= Exercise =
The entries below contain a stretch that opens with the line containing "in first row?" and closes with the line containing "How many times"; set down that stretch exactly, both ends included, and nothing else.

......

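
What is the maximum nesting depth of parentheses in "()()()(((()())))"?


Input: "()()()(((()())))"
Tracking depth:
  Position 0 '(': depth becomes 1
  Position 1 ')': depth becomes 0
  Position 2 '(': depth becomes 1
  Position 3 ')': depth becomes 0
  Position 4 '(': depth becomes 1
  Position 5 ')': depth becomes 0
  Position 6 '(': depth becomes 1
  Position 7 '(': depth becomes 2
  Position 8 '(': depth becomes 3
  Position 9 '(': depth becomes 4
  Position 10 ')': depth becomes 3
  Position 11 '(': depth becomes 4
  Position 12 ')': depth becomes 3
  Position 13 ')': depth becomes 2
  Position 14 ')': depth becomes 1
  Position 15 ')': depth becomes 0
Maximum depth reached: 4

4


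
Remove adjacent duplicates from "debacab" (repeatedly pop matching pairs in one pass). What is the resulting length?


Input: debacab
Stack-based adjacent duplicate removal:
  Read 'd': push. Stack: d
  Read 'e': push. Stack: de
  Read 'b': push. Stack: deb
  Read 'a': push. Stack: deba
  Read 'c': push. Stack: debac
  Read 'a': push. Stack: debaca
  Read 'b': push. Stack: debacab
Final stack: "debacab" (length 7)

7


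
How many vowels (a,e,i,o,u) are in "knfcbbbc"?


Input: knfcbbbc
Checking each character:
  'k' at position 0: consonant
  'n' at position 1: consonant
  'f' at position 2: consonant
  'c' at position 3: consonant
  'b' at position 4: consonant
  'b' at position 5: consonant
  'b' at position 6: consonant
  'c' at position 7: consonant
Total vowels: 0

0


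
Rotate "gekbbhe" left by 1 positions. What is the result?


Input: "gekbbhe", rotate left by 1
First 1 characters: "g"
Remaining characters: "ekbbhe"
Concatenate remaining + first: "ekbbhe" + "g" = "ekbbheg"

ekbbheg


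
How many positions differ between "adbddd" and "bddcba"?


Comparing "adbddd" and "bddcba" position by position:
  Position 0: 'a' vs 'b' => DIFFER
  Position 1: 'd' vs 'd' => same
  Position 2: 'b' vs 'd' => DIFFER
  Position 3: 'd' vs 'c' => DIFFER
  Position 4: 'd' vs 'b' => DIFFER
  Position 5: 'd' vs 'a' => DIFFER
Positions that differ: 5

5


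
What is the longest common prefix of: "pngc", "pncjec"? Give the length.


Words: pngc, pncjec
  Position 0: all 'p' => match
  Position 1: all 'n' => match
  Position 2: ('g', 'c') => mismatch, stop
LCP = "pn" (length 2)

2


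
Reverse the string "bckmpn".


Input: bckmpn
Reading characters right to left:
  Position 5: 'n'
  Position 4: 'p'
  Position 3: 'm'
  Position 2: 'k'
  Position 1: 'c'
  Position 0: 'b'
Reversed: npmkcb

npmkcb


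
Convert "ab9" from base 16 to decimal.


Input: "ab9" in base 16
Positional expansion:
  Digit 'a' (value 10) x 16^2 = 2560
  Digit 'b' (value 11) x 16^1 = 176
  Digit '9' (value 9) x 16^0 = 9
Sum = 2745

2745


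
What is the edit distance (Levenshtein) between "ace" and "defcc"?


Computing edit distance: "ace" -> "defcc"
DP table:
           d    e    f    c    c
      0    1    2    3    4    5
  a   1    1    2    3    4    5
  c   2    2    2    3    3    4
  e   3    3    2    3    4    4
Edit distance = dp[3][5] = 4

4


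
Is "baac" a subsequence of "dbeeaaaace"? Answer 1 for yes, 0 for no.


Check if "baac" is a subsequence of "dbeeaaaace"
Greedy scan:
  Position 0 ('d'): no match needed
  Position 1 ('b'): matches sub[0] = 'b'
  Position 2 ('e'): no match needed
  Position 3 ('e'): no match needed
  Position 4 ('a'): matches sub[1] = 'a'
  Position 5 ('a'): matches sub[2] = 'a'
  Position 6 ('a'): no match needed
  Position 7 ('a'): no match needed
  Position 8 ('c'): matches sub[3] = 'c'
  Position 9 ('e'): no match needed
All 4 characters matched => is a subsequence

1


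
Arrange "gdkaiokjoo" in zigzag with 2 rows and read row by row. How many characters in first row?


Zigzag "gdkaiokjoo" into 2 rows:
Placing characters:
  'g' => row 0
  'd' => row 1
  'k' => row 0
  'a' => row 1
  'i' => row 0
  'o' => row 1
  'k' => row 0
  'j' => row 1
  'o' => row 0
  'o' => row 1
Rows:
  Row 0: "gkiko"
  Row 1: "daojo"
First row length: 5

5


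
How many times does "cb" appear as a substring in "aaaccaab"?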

......

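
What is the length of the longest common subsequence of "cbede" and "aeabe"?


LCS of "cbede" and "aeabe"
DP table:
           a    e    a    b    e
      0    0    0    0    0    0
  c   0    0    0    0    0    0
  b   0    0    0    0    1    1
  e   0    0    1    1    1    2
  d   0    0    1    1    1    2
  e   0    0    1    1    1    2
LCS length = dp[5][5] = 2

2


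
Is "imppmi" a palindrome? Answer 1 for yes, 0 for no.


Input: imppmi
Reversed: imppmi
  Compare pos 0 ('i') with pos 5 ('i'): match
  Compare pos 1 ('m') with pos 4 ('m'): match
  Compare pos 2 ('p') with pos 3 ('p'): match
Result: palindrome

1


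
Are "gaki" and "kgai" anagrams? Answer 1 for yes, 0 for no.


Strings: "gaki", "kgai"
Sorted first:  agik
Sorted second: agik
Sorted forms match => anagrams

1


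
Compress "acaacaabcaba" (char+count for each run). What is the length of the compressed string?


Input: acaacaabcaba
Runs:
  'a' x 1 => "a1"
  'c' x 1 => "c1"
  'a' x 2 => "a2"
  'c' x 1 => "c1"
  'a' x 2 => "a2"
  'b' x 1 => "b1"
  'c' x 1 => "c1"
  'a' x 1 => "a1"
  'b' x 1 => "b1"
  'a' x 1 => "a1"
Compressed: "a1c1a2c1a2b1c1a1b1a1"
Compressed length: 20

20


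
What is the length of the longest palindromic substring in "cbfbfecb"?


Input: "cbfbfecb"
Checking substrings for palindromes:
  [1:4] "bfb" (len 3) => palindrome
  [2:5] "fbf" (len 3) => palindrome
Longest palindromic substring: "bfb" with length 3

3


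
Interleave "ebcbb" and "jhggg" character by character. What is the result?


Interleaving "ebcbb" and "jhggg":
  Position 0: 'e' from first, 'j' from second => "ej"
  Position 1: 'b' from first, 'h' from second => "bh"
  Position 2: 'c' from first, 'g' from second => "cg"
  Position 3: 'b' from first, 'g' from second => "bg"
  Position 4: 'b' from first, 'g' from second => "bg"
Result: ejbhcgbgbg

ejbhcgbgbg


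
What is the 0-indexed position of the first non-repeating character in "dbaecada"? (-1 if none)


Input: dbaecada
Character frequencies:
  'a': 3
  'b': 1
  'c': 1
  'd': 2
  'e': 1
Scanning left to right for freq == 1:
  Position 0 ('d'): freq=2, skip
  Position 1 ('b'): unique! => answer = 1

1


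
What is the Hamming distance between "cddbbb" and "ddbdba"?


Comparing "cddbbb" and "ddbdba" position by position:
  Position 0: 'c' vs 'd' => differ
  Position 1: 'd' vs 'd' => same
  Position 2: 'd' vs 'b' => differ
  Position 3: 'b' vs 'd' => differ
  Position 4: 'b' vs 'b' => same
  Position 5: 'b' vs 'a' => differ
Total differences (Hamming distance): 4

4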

......

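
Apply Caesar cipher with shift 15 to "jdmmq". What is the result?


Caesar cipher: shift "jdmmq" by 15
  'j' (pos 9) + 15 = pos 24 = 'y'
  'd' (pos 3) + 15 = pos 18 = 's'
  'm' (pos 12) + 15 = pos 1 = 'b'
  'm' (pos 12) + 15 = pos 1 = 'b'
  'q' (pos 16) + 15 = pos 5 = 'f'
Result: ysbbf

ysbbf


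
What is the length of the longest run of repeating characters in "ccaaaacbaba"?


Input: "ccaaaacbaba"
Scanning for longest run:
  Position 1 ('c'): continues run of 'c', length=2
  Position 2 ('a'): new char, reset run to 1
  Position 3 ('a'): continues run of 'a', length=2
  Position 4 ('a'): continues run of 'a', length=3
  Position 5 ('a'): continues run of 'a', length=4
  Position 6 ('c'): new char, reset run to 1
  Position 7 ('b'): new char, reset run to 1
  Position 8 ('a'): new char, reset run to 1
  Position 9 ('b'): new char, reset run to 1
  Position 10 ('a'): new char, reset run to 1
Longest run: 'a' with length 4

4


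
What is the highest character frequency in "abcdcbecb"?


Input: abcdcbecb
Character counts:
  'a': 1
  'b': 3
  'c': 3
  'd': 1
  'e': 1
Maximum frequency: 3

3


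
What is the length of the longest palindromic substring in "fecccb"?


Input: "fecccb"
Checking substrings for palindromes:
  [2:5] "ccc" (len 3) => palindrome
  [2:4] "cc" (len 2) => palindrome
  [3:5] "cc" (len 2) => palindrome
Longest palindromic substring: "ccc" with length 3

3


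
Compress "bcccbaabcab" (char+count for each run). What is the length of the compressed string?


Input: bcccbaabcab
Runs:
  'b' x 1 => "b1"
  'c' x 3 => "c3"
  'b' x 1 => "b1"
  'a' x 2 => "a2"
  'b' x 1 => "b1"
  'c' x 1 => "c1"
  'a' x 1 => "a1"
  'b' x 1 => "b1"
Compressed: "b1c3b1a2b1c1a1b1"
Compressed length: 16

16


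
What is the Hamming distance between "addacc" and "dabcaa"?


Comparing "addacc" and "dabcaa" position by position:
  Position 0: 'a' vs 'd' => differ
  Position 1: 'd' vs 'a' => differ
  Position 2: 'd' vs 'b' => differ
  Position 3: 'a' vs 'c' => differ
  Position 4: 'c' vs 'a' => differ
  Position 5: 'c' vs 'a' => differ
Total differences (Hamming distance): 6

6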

......

= Solved exercise =
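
Arrange "gdkaiokjoo" in zigzag with 2 rows and read row by row. How many characters in first row?


Zigzag "gdkaiokjoo" into 2 rows:
Placing characters:
  'g' => row 0
  'd' => row 1
  'k' => row 0
  'a' => row 1
  'i' => row 0
  'o' => row 1
  'k' => row 0
  'j' => row 1
  'o' => row 0
  'o' => row 1
Rows:
  Row 0: "gkiko"
  Row 1: "daojo"
First row length: 5

5


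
How many times does "cb" appear as a substring in "aaaccaab"?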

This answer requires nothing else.